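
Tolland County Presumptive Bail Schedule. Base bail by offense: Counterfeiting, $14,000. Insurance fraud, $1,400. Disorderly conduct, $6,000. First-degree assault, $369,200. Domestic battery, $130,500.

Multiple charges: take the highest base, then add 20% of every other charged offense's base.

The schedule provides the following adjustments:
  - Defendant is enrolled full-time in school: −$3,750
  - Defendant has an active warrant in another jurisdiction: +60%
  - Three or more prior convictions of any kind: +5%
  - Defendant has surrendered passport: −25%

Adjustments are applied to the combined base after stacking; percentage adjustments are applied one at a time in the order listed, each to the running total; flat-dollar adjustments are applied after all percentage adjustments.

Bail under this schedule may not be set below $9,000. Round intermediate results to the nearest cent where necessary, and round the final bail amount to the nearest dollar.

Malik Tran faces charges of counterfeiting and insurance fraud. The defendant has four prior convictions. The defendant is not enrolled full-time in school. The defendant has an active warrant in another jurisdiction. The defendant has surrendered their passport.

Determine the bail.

Base amounts from the schedule: counterfeiting $14,000; insurance fraud $1,400.
Stacking rule: highest base plus 20% of each additional charge. Highest is counterfeiting at $14,000. Additional: $1,400 × 20% = $280. Combined base = $14,000 + $280 = $14,280.
Defendant has an active warrant in another jurisdiction (+60%): $14,280 × 1.6 = $22,848.
Three or more prior convictions of any kind (+5%): $22,848 × 1.05 = $23,990.40.
Defendant has surrendered passport (−25%): $23,990.40 × 0.75 = $17,992.80.
$17,992.80 is at or above the $9,000 minimum.
Rounded to the nearest dollar: $17,993.

$17,993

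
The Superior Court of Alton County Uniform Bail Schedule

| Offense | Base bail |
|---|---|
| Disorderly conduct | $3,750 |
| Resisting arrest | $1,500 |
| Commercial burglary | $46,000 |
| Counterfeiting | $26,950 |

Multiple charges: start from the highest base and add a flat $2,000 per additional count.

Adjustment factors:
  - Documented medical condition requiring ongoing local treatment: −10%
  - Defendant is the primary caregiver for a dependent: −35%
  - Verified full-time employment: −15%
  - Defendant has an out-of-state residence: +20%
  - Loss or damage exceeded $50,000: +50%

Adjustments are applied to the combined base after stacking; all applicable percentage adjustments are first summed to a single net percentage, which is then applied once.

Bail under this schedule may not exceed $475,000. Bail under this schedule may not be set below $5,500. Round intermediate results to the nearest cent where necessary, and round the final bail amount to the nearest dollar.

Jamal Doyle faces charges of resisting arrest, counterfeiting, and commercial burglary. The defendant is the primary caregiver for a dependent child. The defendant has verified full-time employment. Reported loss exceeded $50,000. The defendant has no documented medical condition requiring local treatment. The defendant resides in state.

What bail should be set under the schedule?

$50,000

Base amounts from the schedule: resisting arrest $1,500; counterfeiting $26,950; commercial burglary $46,000.
Stacking rule: highest base plus $2,000 per additional charge. Highest is commercial burglary at $46,000; 2 additional charges → +$4,000. Combined base = $50,000.
Net percentage adjustment: −35% −15% +50% = +0%. $50,000 × 1 = $50,000.
$50,000 is within the $475,000 maximum.
$50,000 is at or above the $5,500 minimum.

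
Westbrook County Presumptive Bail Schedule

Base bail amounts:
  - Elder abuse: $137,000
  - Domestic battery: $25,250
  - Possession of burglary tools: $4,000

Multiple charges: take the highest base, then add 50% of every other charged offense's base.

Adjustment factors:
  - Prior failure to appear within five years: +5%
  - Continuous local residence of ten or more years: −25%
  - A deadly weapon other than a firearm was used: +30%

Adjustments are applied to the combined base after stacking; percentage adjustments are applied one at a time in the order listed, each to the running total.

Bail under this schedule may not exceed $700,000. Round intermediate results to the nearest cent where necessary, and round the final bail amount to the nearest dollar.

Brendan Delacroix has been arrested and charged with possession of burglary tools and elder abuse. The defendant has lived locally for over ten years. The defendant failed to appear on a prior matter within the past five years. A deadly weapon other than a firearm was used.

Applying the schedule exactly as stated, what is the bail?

$142,301

Base amounts from the schedule: possession of burglary tools $4,000; elder abuse $137,000.
Stacking rule: highest base plus 50% of each additional charge. Highest is elder abuse at $137,000. Additional: $4,000 × 50% = $2,000. Combined base = $137,000 + $2,000 = $139,000.
Prior failure to appear within five years (+5%): $139,000 × 1.05 = $145,950.
Continuous local residence of ten or more years (−25%): $145,950 × 0.75 = $109,462.50.
A deadly weapon other than a firearm was used (+30%): $109,462.50 × 1.3 = $142,301.25.
$142,301.25 is within the $700,000 maximum.
Rounded to the nearest dollar: $142,301.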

┄┄┄┄┄┄┄┄┄┄

■ Task to complete
Your answer should consist only of the lines above between the line holding "conduct | $3,750 |" and the line holding "- Loss or damage exceeded $50,000: +50%", inclusive, each transcribed exactly.

■ Answer to this exercise
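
| Disorderly conduct | $3,750 |
| Resisting arrest | $1,500 |
| Commercial burglary | $46,000 |
| Counterfeiting | $26,950 |

Multiple charges: start from the highest base and add a flat $2,000 per additional count.

Adjustment factors:
  - Documented medical condition requiring ongoing local treatment: −10%
  - Defendant is the primary caregiver for a dependent: −35%
  - Verified full-time employment: −15%
  - Defendant has an out-of-state residence: +20%
  - Loss or damage exceeded $50,000: +50%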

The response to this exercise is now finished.